## WHAT THE EXERCISE ASKS
Your task is to filter the entries and copy every line containing the string "locus".

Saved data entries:
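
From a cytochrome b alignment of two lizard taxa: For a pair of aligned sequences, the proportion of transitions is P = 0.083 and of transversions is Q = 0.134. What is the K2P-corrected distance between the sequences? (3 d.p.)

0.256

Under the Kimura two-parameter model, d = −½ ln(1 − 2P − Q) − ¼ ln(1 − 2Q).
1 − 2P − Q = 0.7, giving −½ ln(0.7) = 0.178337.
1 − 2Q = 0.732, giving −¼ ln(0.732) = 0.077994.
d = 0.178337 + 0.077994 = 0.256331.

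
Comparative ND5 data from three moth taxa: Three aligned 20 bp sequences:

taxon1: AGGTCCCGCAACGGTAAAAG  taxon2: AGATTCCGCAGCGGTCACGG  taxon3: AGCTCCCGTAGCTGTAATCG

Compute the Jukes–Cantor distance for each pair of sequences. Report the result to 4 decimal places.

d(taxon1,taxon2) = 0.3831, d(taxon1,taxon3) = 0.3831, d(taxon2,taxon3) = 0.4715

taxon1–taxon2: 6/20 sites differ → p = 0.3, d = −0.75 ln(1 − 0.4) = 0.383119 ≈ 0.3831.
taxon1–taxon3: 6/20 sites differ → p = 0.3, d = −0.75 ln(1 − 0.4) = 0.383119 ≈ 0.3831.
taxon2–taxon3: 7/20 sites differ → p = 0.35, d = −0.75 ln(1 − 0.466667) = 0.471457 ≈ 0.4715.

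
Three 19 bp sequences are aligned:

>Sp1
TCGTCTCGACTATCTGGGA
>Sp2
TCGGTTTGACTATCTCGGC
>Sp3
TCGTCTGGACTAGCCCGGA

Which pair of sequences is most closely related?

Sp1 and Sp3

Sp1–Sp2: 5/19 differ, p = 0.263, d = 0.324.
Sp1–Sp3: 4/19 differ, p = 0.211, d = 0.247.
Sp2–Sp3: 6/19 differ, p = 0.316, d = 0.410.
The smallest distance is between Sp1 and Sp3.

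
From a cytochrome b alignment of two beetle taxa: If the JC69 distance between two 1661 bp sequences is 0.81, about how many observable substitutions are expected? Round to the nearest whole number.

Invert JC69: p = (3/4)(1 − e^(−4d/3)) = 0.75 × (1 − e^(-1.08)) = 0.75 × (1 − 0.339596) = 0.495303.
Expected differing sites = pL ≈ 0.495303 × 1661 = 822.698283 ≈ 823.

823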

==

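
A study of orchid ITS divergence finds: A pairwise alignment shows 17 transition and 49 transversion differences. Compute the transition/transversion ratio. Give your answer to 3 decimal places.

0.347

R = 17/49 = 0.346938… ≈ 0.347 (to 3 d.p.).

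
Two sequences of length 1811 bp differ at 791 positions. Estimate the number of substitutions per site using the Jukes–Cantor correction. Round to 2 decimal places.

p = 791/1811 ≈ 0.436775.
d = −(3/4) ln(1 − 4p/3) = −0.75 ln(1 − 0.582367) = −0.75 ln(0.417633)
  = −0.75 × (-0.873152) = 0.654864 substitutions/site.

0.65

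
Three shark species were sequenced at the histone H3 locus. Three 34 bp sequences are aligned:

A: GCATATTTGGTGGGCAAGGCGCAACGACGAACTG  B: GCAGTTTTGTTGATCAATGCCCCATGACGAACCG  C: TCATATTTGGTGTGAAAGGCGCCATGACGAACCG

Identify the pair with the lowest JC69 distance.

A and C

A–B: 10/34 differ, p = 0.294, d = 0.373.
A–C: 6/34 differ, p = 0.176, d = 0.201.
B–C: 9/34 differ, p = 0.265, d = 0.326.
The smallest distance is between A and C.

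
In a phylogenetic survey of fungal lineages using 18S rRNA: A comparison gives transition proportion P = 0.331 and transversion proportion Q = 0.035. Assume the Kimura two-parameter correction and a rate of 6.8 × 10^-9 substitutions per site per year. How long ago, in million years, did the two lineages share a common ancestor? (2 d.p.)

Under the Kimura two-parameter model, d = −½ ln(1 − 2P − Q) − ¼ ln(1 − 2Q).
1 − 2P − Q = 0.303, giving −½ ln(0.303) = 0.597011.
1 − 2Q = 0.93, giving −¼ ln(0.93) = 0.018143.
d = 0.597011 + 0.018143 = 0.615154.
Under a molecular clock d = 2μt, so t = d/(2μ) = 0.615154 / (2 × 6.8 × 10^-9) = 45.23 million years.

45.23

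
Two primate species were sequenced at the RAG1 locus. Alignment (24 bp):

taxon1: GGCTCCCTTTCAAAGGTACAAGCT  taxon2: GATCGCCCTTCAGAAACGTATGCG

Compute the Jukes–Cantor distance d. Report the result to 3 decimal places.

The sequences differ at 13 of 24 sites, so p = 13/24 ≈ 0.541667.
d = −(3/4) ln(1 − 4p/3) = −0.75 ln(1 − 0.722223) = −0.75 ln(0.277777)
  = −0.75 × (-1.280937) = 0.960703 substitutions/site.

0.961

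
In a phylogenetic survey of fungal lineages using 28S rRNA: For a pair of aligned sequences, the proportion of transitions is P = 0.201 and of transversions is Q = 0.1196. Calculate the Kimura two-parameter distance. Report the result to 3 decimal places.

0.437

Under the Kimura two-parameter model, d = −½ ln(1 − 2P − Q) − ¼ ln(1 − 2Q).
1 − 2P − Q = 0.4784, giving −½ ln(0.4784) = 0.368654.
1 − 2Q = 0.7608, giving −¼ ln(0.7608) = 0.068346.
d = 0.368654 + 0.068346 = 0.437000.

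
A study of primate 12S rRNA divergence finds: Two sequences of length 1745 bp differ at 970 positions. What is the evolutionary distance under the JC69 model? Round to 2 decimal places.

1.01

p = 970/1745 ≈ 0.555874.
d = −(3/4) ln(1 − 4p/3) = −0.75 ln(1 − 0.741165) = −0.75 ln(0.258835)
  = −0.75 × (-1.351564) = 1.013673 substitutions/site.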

## WRITTEN ANSWER
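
Three shark species were sequenced at the histone H3 locus. Three 34 bp sequences are aligned:
Two primate species were sequenced at the RAG1 locus. Alignment (24 bp):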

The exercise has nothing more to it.